* ASSIGNED TASK
Write out all of the data exactly as it appears.

* PROVIDED DATA

____________________

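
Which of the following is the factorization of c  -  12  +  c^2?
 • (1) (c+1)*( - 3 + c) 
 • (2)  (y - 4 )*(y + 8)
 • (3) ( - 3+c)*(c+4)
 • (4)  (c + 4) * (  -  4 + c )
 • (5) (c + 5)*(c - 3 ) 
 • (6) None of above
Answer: 3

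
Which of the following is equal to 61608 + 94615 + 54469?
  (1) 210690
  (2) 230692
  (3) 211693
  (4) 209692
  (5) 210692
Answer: 5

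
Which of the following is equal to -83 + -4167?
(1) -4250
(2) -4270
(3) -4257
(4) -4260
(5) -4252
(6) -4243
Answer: 1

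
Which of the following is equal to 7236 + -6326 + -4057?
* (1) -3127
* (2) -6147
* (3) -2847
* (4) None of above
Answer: 4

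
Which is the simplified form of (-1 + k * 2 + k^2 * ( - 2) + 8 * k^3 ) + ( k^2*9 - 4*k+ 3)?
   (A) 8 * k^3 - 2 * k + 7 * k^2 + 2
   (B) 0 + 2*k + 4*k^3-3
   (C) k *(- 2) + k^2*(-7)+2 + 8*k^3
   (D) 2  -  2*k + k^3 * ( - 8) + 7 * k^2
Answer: A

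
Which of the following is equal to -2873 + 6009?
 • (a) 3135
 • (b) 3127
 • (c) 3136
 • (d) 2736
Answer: c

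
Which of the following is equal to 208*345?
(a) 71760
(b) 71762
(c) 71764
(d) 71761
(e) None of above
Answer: a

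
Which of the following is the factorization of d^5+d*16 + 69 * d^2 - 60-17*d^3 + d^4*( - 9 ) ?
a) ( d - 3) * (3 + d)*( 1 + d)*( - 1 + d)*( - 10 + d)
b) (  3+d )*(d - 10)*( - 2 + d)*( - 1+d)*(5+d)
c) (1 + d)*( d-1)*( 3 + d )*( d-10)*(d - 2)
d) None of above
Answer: c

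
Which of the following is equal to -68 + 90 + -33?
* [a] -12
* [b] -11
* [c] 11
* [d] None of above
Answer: b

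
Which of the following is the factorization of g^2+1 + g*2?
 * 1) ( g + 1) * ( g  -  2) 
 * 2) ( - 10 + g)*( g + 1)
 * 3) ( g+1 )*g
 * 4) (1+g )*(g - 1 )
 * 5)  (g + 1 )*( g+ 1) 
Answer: 5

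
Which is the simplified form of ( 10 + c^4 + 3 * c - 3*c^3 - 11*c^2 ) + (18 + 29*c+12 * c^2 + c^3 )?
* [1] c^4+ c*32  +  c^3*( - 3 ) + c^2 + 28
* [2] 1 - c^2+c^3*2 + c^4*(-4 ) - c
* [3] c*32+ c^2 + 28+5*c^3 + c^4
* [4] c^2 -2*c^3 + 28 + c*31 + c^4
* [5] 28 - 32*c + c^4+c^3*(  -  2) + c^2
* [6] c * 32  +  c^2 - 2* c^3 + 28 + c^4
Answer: 6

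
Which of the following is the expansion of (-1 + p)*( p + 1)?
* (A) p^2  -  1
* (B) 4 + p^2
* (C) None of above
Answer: A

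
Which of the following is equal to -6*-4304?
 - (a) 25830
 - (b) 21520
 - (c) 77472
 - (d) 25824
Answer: d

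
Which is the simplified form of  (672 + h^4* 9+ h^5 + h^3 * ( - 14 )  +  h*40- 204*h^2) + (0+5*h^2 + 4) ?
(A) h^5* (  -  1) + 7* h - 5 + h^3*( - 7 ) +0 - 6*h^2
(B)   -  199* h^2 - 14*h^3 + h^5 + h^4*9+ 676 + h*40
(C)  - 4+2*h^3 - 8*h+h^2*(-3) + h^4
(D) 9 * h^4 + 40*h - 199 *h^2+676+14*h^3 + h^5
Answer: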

____________________

* RESPONSE TO THIS EXERCISE
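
Which of the following is the factorization of c  -  12  +  c^2?
 • (1) (c+1)*( - 3 + c) 
 • (2)  (y - 4 )*(y + 8)
 • (3) ( - 3+c)*(c+4)
 • (4)  (c + 4) * (  -  4 + c )
 • (5) (c + 5)*(c - 3 ) 
 • (6) None of above
Answer: 3

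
Which of the following is equal to 61608 + 94615 + 54469?
  (1) 210690
  (2) 230692
  (3) 211693
  (4) 209692
  (5) 210692
Answer: 5

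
Which of the following is equal to -83 + -4167?
(1) -4250
(2) -4270
(3) -4257
(4) -4260
(5) -4252
(6) -4243
Answer: 1

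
Which of the following is equal to 7236 + -6326 + -4057?
* (1) -3127
* (2) -6147
* (3) -2847
* (4) None of above
Answer: 4

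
Which is the simplified form of (-1 + k * 2 + k^2 * ( - 2) + 8 * k^3 ) + ( k^2*9 - 4*k+ 3)?
   (A) 8 * k^3 - 2 * k + 7 * k^2 + 2
   (B) 0 + 2*k + 4*k^3-3
   (C) k *(- 2) + k^2*(-7)+2 + 8*k^3
   (D) 2  -  2*k + k^3 * ( - 8) + 7 * k^2
Answer: A

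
Which of the following is equal to -2873 + 6009?
 • (a) 3135
 • (b) 3127
 • (c) 3136
 • (d) 2736
Answer: c

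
Which of the following is equal to 208*345?
(a) 71760
(b) 71762
(c) 71764
(d) 71761
(e) None of above
Answer: a

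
Which of the following is the factorization of d^5+d*16 + 69 * d^2 - 60-17*d^3 + d^4*( - 9 ) ?
a) ( d - 3) * (3 + d)*( 1 + d)*( - 1 + d)*( - 10 + d)
b) (  3+d )*(d - 10)*( - 2 + d)*( - 1+d)*(5+d)
c) (1 + d)*( d-1)*( 3 + d )*( d-10)*(d - 2)
d) None of above
Answer: c

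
Which of the following is equal to -68 + 90 + -33?
* [a] -12
* [b] -11
* [c] 11
* [d] None of above
Answer: b

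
Which of the following is the factorization of g^2+1 + g*2?
 * 1) ( g + 1) * ( g  -  2) 
 * 2) ( - 10 + g)*( g + 1)
 * 3) ( g+1 )*g
 * 4) (1+g )*(g - 1 )
 * 5)  (g + 1 )*( g+ 1) 
Answer: 5

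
Which is the simplified form of ( 10 + c^4 + 3 * c - 3*c^3 - 11*c^2 ) + (18 + 29*c+12 * c^2 + c^3 )?
* [1] c^4+ c*32  +  c^3*( - 3 ) + c^2 + 28
* [2] 1 - c^2+c^3*2 + c^4*(-4 ) - c
* [3] c*32+ c^2 + 28+5*c^3 + c^4
* [4] c^2 -2*c^3 + 28 + c*31 + c^4
* [5] 28 - 32*c + c^4+c^3*(  -  2) + c^2
* [6] c * 32  +  c^2 - 2* c^3 + 28 + c^4
Answer: 6

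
Which of the following is the expansion of (-1 + p)*( p + 1)?
* (A) p^2  -  1
* (B) 4 + p^2
* (C) None of above
Answer: A

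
Which of the following is equal to -6*-4304?
 - (a) 25830
 - (b) 21520
 - (c) 77472
 - (d) 25824
Answer: d

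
Which is the simplified form of  (672 + h^4* 9+ h^5 + h^3 * ( - 14 )  +  h*40- 204*h^2) + (0+5*h^2 + 4) ?
(A) h^5* (  -  1) + 7* h - 5 + h^3*( - 7 ) +0 - 6*h^2
(B)   -  199* h^2 - 14*h^3 + h^5 + h^4*9+ 676 + h*40
(C)  - 4+2*h^3 - 8*h+h^2*(-3) + h^4
(D) 9 * h^4 + 40*h - 199 *h^2+676+14*h^3 + h^5
Answer: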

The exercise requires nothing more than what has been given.